Look below for the line containing "A warm-frontal rain"; from there through the line containing "390–300 | 0.000496 |", both lines included, please set down each line exactly and nothing else.

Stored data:
......
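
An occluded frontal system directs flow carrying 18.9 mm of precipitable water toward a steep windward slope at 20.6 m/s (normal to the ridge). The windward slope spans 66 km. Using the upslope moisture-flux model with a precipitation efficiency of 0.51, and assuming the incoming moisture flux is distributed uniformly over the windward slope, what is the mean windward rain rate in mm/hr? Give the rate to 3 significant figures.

R ≈ 10.8 mm/hr

Incoming column moisture flux per unit ridge length: F = V × PW = 20.6 × 18.9 = 389.34 mm·m/s.
Spread over the 66 km slope with efficiency ε = 0.51: R = ε·F/W = 0.51 × 389.34 / 66000 m = 3.009e-03 mm/s.
R = 3.009e-03 × 3600 = 10.8 mm/hr.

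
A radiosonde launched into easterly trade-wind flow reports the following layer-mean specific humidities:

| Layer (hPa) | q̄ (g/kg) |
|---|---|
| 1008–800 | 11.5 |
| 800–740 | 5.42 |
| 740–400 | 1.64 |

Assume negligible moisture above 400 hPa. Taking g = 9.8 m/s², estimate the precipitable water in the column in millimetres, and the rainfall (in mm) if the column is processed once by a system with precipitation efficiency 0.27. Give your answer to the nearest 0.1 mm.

Precipitable water is the column-integrated vapour mass per unit area: PW = (1/g) Σ q̄ Δp, with q in kg/kg and Δp in Pa (1 kg/m² of water = 1 mm).
Layer 1008–800 hPa: Δp = 208 hPa = 20800 Pa, q̄ = 0.0115 kg/kg → 0.0115 × 20800 / 9.8 = 24.41 mm
Layer 800–740 hPa: Δp = 60 hPa = 6000 Pa, q̄ = 0.00542 kg/kg → 0.00542 × 6000 / 9.8 = 3.32 mm
Layer 740–400 hPa: Δp = 340 hPa = 34000 Pa, q̄ = 0.00164 kg/kg → 0.00164 × 34000 / 9.8 = 5.69 mm
PW = 24.41 + 3.32 + 5.69 = 33.42 ≈ 33.4 mm.
Rainfall = ε × PW = 0.27 × 33.4 = 9.0 mm.

PW ≈ 33.4 mm; rainfall ≈ 9.0 mm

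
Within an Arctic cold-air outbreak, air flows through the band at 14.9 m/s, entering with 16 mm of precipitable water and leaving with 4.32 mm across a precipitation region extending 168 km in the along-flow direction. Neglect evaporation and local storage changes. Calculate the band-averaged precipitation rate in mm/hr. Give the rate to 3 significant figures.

Column moisture flux per unit crosswind length is F = V × PW.
Inflow: F_in = 14.9 × 16 = 238.4 mm·m/s
Outflow: F_out = 14.9 × 4.32 = 64.368 mm·m/s
Steady-state rate R = (F_in − F_out)/L = (238.4 − 64.368) / 168000 m = 1.036e-03 mm/s.
R = 1.036e-03 × 3600 = 3.73 mm/hr.

R ≈ 3.73 mm/hr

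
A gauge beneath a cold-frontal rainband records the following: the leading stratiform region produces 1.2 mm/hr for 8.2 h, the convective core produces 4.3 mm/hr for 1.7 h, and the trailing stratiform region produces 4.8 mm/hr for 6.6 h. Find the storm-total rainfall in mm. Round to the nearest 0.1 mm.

Total = Σ Rᵢ Δtᵢ = 1.2 × 8.2 + 4.3 × 1.7 + 4.8 × 6.6
      = 9.84 + 7.31 + 31.68 = 48.8 mm.

total ≈ 48.8 mm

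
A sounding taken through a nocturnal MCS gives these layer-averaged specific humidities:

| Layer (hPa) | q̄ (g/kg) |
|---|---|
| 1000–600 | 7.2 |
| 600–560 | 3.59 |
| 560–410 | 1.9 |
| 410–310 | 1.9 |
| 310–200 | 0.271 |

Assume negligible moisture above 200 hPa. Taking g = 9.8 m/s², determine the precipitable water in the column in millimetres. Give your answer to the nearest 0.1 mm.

PW ≈ 36.0 mm

Precipitable water is the column-integrated vapour mass per unit area: PW = (1/g) Σ q̄ Δp, with q in kg/kg and Δp in Pa (1 kg/m² of water = 1 mm).
Layer 1000–600 hPa: Δp = 400 hPa = 40000 Pa, q̄ = 0.0072 kg/kg → 0.0072 × 40000 / 9.8 = 29.39 mm
Layer 600–560 hPa: Δp = 40 hPa = 4000 Pa, q̄ = 0.00359 kg/kg → 0.00359 × 4000 / 9.8 = 1.47 mm
Layer 560–410 hPa: Δp = 150 hPa = 15000 Pa, q̄ = 0.0019 kg/kg → 0.0019 × 15000 / 9.8 = 2.91 mm
Layer 410–310 hPa: Δp = 100 hPa = 10000 Pa, q̄ = 0.0019 kg/kg → 0.0019 × 10000 / 9.8 = 1.94 mm
Layer 310–200 hPa: Δp = 110 hPa = 11000 Pa, q̄ = 0.000271 kg/kg → 0.000271 × 11000 / 9.8 = 0.30 mm
PW = 29.39 + 1.47 + 2.91 + 1.94 + 0.30 = 36.01 ≈ 36.0 mm.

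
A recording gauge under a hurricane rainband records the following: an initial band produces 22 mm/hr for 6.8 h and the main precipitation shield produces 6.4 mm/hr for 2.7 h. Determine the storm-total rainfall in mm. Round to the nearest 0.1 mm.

total ≈ 166.9 mm

Total = Σ Rᵢ Δtᵢ = 22 × 6.8 + 6.4 × 2.7
      = 149.6 + 17.28 = 166.9 mm.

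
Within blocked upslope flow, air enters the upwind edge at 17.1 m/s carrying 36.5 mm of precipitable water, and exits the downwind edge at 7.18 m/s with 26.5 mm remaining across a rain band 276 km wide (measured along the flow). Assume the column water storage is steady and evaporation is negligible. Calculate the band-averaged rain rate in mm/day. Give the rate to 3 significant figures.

Column moisture flux per unit crosswind length is F = V × PW.
Inflow: F_in = 17.1 × 36.5 = 624.15 mm·m/s
Outflow: F_out = 7.18 × 26.5 = 190.27 mm·m/s
Steady-state rate R = (F_in − F_out)/L = (624.15 − 190.27) / 276000 m = 1.572e-03 mm/s.
R = 1.572e-03 × 3600 × 24 = 136 mm/day.

R ≈ 136 mm/day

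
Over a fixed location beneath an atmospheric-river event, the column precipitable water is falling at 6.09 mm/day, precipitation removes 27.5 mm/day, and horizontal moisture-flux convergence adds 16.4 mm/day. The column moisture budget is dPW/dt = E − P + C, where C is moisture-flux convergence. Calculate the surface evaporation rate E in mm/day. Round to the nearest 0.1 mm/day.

dPW/dt = -6.09 mm/day.
E = dPW/dt + P − C = (-6.09) + 27.5 − (16.4) = 5.0 mm/day.

E ≈ 5.0 mm/day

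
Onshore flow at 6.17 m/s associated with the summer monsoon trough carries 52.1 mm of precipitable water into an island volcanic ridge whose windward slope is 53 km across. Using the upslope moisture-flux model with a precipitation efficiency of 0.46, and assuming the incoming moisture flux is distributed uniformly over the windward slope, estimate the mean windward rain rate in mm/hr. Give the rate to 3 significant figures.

R ≈ 10.0 mm/hr

Incoming column moisture flux per unit ridge length: F = V × PW = 6.17 × 52.1 = 321.457 mm·m/s.
Spread over the 53 km slope with efficiency ε = 0.46: R = ε·F/W = 0.46 × 321.457 / 53000 m = 2.790e-03 mm/s.
R = 2.790e-03 × 3600 = 10.0 mm/hr.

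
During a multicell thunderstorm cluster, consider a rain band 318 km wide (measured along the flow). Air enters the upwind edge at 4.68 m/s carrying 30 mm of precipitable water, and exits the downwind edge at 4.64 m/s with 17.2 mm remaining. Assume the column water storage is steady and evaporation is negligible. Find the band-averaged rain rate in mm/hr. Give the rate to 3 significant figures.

Column moisture flux per unit crosswind length is F = V × PW.
Inflow: F_in = 4.68 × 30 = 140.4 mm·m/s
Outflow: F_out = 4.64 × 17.2 = 79.808 mm·m/s
Steady-state rate R = (F_in − F_out)/L = (140.4 − 79.808) / 318000 m = 1.905e-04 mm/s.
R = 1.905e-04 × 3600 = 0.686 mm/hr.

R ≈ 0.686 mm/hr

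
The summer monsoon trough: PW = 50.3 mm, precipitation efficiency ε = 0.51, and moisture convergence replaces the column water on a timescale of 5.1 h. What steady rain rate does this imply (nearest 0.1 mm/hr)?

R ≈ 5.0 mm/hr

Each overturning extracts ε × PW = 0.51 × 50.3 = 25.653 mm.
Rate = ε·PW / τ = 25.653 / 5.1 h = 5.0 mm/hr.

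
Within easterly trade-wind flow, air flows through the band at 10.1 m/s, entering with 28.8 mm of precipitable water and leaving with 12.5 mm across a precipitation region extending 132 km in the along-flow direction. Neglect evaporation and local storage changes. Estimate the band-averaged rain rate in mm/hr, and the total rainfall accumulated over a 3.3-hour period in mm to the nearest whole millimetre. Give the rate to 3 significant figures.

Column moisture flux per unit crosswind length is F = V × PW.
Inflow: F_in = 10.1 × 28.8 = 290.88 mm·m/s
Outflow: F_out = 10.1 × 12.5 = 126.25 mm·m/s
Steady-state rate R = (F_in − F_out)/L = (290.88 − 126.25) / 132000 m = 1.247e-03 mm/s.
R = 1.247e-03 × 3600 = 4.49 mm/hr.
Over 3.3 h: total = 4.49 × 3.3 = 14.817 ≈ 15 mm.

R ≈ 4.49 mm/hr; total ≈ 15 mm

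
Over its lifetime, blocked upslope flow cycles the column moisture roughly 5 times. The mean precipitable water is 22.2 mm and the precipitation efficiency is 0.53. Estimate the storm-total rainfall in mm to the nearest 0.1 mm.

rainfall ≈ 58.8 mm

Each cycle deposits ε × PW = 0.53 × 22.2 = 11.766 mm.
Over 5 cycles: 5 × 11.766 = 58.8 mm.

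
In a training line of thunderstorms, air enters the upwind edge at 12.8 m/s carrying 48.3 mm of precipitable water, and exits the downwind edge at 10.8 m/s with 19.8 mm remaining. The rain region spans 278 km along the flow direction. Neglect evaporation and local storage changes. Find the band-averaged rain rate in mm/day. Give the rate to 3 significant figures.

Column moisture flux per unit crosswind length is F = V × PW.
Inflow: F_in = 12.8 × 48.3 = 618.24 mm·m/s
Outflow: F_out = 10.8 × 19.8 = 213.84 mm·m/s
Steady-state rate R = (F_in − F_out)/L = (618.24 − 213.84) / 278000 m = 1.455e-03 mm/s.
R = 1.455e-03 × 3600 × 24 = 126 mm/day.

R ≈ 126 mm/day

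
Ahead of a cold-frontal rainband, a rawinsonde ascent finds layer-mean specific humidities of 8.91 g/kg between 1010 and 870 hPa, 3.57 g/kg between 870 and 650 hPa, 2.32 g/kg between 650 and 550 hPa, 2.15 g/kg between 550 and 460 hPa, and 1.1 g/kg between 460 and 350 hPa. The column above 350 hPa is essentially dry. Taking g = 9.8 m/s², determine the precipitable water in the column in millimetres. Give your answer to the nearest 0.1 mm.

Precipitable water is the column-integrated vapour mass per unit area: PW = (1/g) Σ q̄ Δp, with q in kg/kg and Δp in Pa (1 kg/m² of water = 1 mm).
Layer 1010–870 hPa: Δp = 140 hPa = 14000 Pa, q̄ = 0.00891 kg/kg → 0.00891 × 14000 / 9.8 = 12.73 mm
Layer 870–650 hPa: Δp = 220 hPa = 22000 Pa, q̄ = 0.00357 kg/kg → 0.00357 × 22000 / 9.8 = 8.01 mm
Layer 650–550 hPa: Δp = 100 hPa = 10000 Pa, q̄ = 0.00232 kg/kg → 0.00232 × 10000 / 9.8 = 2.37 mm
Layer 550–460 hPa: Δp = 90 hPa = 9000 Pa, q̄ = 0.00215 kg/kg → 0.00215 × 9000 / 9.8 = 1.97 mm
Layer 460–350 hPa: Δp = 110 hPa = 11000 Pa, q̄ = 0.0011 kg/kg → 0.0011 × 11000 / 9.8 = 1.23 mm
PW = 12.73 + 8.01 + 2.37 + 1.97 + 1.23 = 26.31 ≈ 26.3 mm.

PW ≈ 26.3 mm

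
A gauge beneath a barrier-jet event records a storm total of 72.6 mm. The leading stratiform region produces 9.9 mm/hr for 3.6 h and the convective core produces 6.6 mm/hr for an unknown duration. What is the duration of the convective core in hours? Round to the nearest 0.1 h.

Known phases: 9.9 × 3.6 = 35.64 mm.
Remaining depth = 72.6 − 35.64 = 36.96 mm.
Duration = 36.96 / 6.6 = 5.6 h.

duration ≈ 5.6 h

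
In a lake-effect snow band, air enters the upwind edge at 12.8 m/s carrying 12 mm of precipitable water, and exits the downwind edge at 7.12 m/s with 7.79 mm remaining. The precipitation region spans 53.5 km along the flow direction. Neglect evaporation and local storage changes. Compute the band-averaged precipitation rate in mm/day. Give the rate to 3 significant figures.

Column moisture flux per unit crosswind length is F = V × PW.
Inflow: F_in = 12.8 × 12 = 153.6 mm·m/s
Outflow: F_out = 7.12 × 7.79 = 55.4648 mm·m/s
Steady-state rate R = (F_in − F_out)/L = (153.6 − 55.4648) / 53500 m = 1.834e-03 mm/s.
R = 1.834e-03 × 3600 × 24 = 158 mm/day.

R ≈ 158 mm/day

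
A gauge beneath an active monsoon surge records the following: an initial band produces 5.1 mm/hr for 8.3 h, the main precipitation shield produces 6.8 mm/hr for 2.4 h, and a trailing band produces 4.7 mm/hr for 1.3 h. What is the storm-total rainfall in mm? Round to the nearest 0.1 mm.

Total = Σ Rᵢ Δtᵢ = 5.1 × 8.3 + 6.8 × 2.4 + 4.7 × 1.3
      = 42.33 + 16.32 + 6.11 = 64.8 mm.

total ≈ 64.8 mm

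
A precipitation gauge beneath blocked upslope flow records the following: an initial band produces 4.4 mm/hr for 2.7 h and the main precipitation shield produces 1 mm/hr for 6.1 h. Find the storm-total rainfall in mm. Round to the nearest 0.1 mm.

total ≈ 18.0 mm

Total = Σ Rᵢ Δtᵢ = 4.4 × 2.7 + 1 × 6.1
      = 11.88 + 6.1 = 18.0 mm.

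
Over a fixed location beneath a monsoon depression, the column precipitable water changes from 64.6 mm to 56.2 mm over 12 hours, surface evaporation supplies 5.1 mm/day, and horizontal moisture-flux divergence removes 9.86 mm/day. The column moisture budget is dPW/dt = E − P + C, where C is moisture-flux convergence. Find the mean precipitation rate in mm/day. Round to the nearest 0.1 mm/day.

dPW/dt = (56.2 − 64.6) mm / (12/24 day) = -16.800 mm/day.
P = E + C − dPW/dt = 5.1 + (-9.86) − (-16.800) = 12.0 mm/day.

P ≈ 12.0 mm/day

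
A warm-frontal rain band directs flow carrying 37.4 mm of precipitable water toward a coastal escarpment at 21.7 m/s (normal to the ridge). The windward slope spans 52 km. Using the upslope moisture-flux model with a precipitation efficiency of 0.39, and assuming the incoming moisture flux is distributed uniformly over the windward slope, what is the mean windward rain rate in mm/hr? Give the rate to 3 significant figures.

R ≈ 21.9 mm/hr

Incoming column moisture flux per unit ridge length: F = V × PW = 21.7 × 37.4 = 811.58 mm·m/s.
Spread over the 52 km slope with efficiency ε = 0.39: R = ε·F/W = 0.39 × 811.58 / 52000 m = 6.087e-03 mm/s.
R = 6.087e-03 × 3600 = 21.9 mm/hr.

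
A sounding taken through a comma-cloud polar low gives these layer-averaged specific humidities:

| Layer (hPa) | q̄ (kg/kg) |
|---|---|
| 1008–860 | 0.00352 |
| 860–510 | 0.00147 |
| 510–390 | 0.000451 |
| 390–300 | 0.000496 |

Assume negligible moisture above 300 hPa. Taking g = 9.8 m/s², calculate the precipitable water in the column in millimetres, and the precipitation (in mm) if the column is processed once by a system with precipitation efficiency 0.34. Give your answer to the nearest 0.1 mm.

PW ≈ 11.6 mm; precipitation ≈ 3.9 mm

Precipitable water is the column-integrated vapour mass per unit area: PW = (1/g) Σ q̄ Δp, with q in kg/kg and Δp in Pa (1 kg/m² of water = 1 mm).
Layer 1008–860 hPa: Δp = 148 hPa = 14800 Pa, q̄ = 0.00352 kg/kg → 0.00352 × 14800 / 9.8 = 5.32 mm
Layer 860–510 hPa: Δp = 350 hPa = 35000 Pa, q̄ = 0.00147 kg/kg → 0.00147 × 35000 / 9.8 = 5.25 mm
Layer 510–390 hPa: Δp = 120 hPa = 12000 Pa, q̄ = 0.000451 kg/kg → 0.000451 × 12000 / 9.8 = 0.55 mm
Layer 390–300 hPa: Δp = 90 hPa = 9000 Pa, q̄ = 0.000496 kg/kg → 0.000496 × 9000 / 9.8 = 0.46 mm
PW = 5.32 + 5.25 + 0.55 + 0.46 = 11.58 ≈ 11.6 mm.
Precipitation = ε × PW = 0.34 × 11.6 = 3.9 mm.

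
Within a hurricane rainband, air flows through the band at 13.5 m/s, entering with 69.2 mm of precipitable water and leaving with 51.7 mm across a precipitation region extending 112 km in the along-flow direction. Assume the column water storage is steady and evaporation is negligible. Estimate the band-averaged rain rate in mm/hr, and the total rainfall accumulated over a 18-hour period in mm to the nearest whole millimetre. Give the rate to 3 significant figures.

Column moisture flux per unit crosswind length is F = V × PW.
Inflow: F_in = 13.5 × 69.2 = 934.2 mm·m/s
Outflow: F_out = 13.5 × 51.7 = 697.95 mm·m/s
Steady-state rate R = (F_in − F_out)/L = (934.2 − 697.95) / 112000 m = 2.109e-03 mm/s.
R = 2.109e-03 × 3600 = 7.59 mm/hr.
Over 18 h: total = 7.59 × 18 = 136.62 ≈ 137 mm.

R ≈ 7.59 mm/hr; total ≈ 137 mm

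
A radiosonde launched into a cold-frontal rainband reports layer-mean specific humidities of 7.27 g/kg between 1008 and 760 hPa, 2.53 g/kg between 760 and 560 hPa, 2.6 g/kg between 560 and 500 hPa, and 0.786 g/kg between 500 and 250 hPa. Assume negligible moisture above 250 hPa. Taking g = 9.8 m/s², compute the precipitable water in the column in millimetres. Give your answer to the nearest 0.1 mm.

Precipitable water is the column-integrated vapour mass per unit area: PW = (1/g) Σ q̄ Δp, with q in kg/kg and Δp in Pa (1 kg/m² of water = 1 mm).
Layer 1008–760 hPa: Δp = 248 hPa = 24800 Pa, q̄ = 0.00727 kg/kg → 0.00727 × 24800 / 9.8 = 18.40 mm
Layer 760–560 hPa: Δp = 200 hPa = 20000 Pa, q̄ = 0.00253 kg/kg → 0.00253 × 20000 / 9.8 = 5.16 mm
Layer 560–500 hPa: Δp = 60 hPa = 6000 Pa, q̄ = 0.0026 kg/kg → 0.0026 × 6000 / 9.8 = 1.59 mm
Layer 500–250 hPa: Δp = 250 hPa = 25000 Pa, q̄ = 0.000786 kg/kg → 0.000786 × 25000 / 9.8 = 2.01 mm
PW = 18.40 + 5.16 + 1.59 + 2.01 = 27.16 ≈ 27.2 mm.

PW ≈ 27.2 mm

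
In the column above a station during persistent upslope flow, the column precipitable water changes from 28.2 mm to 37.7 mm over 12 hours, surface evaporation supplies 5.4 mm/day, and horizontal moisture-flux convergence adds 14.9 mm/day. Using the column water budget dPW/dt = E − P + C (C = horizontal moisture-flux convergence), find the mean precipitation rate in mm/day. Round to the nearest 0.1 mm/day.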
......
_ANSWER TO THIS EXERCISE:_
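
A warm-frontal rain band directs flow carrying 37.4 mm of precipitable water toward a coastal escarpment at 21.7 m/s (normal to the ridge). The windward slope spans 52 km. Using the upslope moisture-flux model with a precipitation efficiency of 0.39, and assuming the incoming moisture flux is distributed uniformly over the windward slope, what is the mean windward rain rate in mm/hr? Give the rate to 3 significant figures.

R ≈ 21.9 mm/hr

Incoming column moisture flux per unit ridge length: F = V × PW = 21.7 × 37.4 = 811.58 mm·m/s.
Spread over the 52 km slope with efficiency ε = 0.39: R = ε·F/W = 0.39 × 811.58 / 52000 m = 6.087e-03 mm/s.
R = 6.087e-03 × 3600 = 21.9 mm/hr.

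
A sounding taken through a comma-cloud polar low gives these layer-averaged specific humidities:

| Layer (hPa) | q̄ (kg/kg) |
|---|---|
| 1008–860 | 0.00352 |
| 860–510 | 0.00147 |
| 510–390 | 0.000451 |
| 390–300 | 0.000496 |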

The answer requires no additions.